## Exercise instructions
Transcribe all records exactly.

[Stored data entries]
----
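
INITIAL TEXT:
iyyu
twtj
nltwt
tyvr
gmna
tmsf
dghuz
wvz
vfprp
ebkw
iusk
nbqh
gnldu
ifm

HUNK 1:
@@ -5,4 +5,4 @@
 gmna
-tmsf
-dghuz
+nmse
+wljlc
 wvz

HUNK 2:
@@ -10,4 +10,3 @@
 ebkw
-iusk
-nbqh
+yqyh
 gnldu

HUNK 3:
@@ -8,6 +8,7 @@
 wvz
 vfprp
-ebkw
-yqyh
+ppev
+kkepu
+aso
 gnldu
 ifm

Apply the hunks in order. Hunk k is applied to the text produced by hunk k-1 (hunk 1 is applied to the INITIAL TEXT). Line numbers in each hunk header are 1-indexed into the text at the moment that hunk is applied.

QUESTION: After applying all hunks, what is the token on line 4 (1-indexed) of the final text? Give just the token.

Hunk 1: at line 5 remove [tmsf,dghuz] add [nmse,wljlc] -> 14 lines: iyyu twtj nltwt tyvr gmna nmse wljlc wvz vfprp ebkw iusk nbqh gnldu ifm
Hunk 2: at line 10 remove [iusk,nbqh] add [yqyh] -> 13 lines: iyyu twtj nltwt tyvr gmna nmse wljlc wvz vfprp ebkw yqyh gnldu ifm
Hunk 3: at line 8 remove [ebkw,yqyh] add [ppev,kkepu,aso] -> 14 lines: iyyu twtj nltwt tyvr gmna nmse wljlc wvz vfprp ppev kkepu aso gnldu ifm
Final line 4: tyvr

Answer: tyvr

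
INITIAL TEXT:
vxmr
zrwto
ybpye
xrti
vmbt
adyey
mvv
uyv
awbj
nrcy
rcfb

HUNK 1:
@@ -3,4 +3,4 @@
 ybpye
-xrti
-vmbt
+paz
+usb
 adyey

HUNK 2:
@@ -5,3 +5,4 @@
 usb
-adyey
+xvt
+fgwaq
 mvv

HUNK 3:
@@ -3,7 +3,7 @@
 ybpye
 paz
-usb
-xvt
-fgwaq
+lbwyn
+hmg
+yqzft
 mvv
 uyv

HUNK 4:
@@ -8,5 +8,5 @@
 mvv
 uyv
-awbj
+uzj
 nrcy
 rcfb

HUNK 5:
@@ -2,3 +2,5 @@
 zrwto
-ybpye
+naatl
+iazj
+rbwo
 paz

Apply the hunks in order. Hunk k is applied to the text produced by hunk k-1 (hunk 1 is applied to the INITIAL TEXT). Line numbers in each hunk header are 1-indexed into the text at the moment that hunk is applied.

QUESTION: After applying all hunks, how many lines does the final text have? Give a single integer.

Answer: 14

Derivation:
Hunk 1: at line 3 remove [xrti,vmbt] add [paz,usb] -> 11 lines: vxmr zrwto ybpye paz usb adyey mvv uyv awbj nrcy rcfb
Hunk 2: at line 5 remove [adyey] add [xvt,fgwaq] -> 12 lines: vxmr zrwto ybpye paz usb xvt fgwaq mvv uyv awbj nrcy rcfb
Hunk 3: at line 3 remove [usb,xvt,fgwaq] add [lbwyn,hmg,yqzft] -> 12 lines: vxmr zrwto ybpye paz lbwyn hmg yqzft mvv uyv awbj nrcy rcfb
Hunk 4: at line 8 remove [awbj] add [uzj] -> 12 lines: vxmr zrwto ybpye paz lbwyn hmg yqzft mvv uyv uzj nrcy rcfb
Hunk 5: at line 2 remove [ybpye] add [naatl,iazj,rbwo] -> 14 lines: vxmr zrwto naatl iazj rbwo paz lbwyn hmg yqzft mvv uyv uzj nrcy rcfb
Final line count: 14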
----
## Result of this task
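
INITIAL TEXT:
iyyu
twtj
nltwt
tyvr
gmna
tmsf
dghuz
wvz
vfprp
ebkw
iusk
nbqh
gnldu
ifm

HUNK 1:
@@ -5,4 +5,4 @@
 gmna
-tmsf
-dghuz
+nmse
+wljlc
 wvz

HUNK 2:
@@ -10,4 +10,3 @@
 ebkw
-iusk
-nbqh
+yqyh
 gnldu

HUNK 3:
@@ -8,6 +8,7 @@
 wvz
 vfprp
-ebkw
-yqyh
+ppev
+kkepu
+aso
 gnldu
 ifm

Apply the hunks in order. Hunk k is applied to the text produced by hunk k-1 (hunk 1 is applied to the INITIAL TEXT). Line numbers in each hunk header are 1-indexed into the text at the moment that hunk is applied.

QUESTION: After applying all hunks, what is the token on line 4 (1-indexed) of the final text? Give just the token.

Hunk 1: at line 5 remove [tmsf,dghuz] add [nmse,wljlc] -> 14 lines: iyyu twtj nltwt tyvr gmna nmse wljlc wvz vfprp ebkw iusk nbqh gnldu ifm
Hunk 2: at line 10 remove [iusk,nbqh] add [yqyh] -> 13 lines: iyyu twtj nltwt tyvr gmna nmse wljlc wvz vfprp ebkw yqyh gnldu ifm
Hunk 3: at line 8 remove [ebkw,yqyh] add [ppev,kkepu,aso] -> 14 lines: iyyu twtj nltwt tyvr gmna nmse wljlc wvz vfprp ppev kkepu aso gnldu ifm
Final line 4: tyvr

Answer: tyvr

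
INITIAL TEXT:
vxmr
zrwto
ybpye
xrti
vmbt
adyey
mvv
uyv
awbj
nrcy
rcfb

HUNK 1:
@@ -3,4 +3,4 @@
 ybpye
-xrti
-vmbt
+paz
+usb
 adyey

HUNK 2:
@@ -5,3 +5,4 @@
 usb
-adyey
+xvt
+fgwaq
 mvv

HUNK 3:
@@ -3,7 +3,7 @@
 ybpye
 paz
-usb
-xvt
-fgwaq
+lbwyn
+hmg
+yqzft
 mvv
 uyv

HUNK 4:
@@ -8,5 +8,5 @@
 mvv
 uyv
-awbj
+uzj
 nrcy
 rcfb

HUNK 5:
@@ -2,3 +2,5 @@
 zrwto
-ybpye
+naatl
+iazj
+rbwo
 paz

Apply the hunks in order. Hunk k is applied to the text produced by hunk k-1 (hunk 1 is applied to the INITIAL TEXT). Line numbers in each hunk header are 1-indexed into the text at the moment that hunk is applied.

QUESTION: After applying all hunks, how many lines does the final text have? Give a single integer.

Answer: 14

Derivation:
Hunk 1: at line 3 remove [xrti,vmbt] add [paz,usb] -> 11 lines: vxmr zrwto ybpye paz usb adyey mvv uyv awbj nrcy rcfb
Hunk 2: at line 5 remove [adyey] add [xvt,fgwaq] -> 12 lines: vxmr zrwto ybpye paz usb xvt fgwaq mvv uyv awbj nrcy rcfb
Hunk 3: at line 3 remove [usb,xvt,fgwaq] add [lbwyn,hmg,yqzft] -> 12 lines: vxmr zrwto ybpye paz lbwyn hmg yqzft mvv uyv awbj nrcy rcfb
Hunk 4: at line 8 remove [awbj] add [uzj] -> 12 lines: vxmr zrwto ybpye paz lbwyn hmg yqzft mvv uyv uzj nrcy rcfb
Hunk 5: at line 2 remove [ybpye] add [naatl,iazj,rbwo] -> 14 lines: vxmr zrwto naatl iazj rbwo paz lbwyn hmg yqzft mvv uyv uzj nrcy rcfb
Final line count: 14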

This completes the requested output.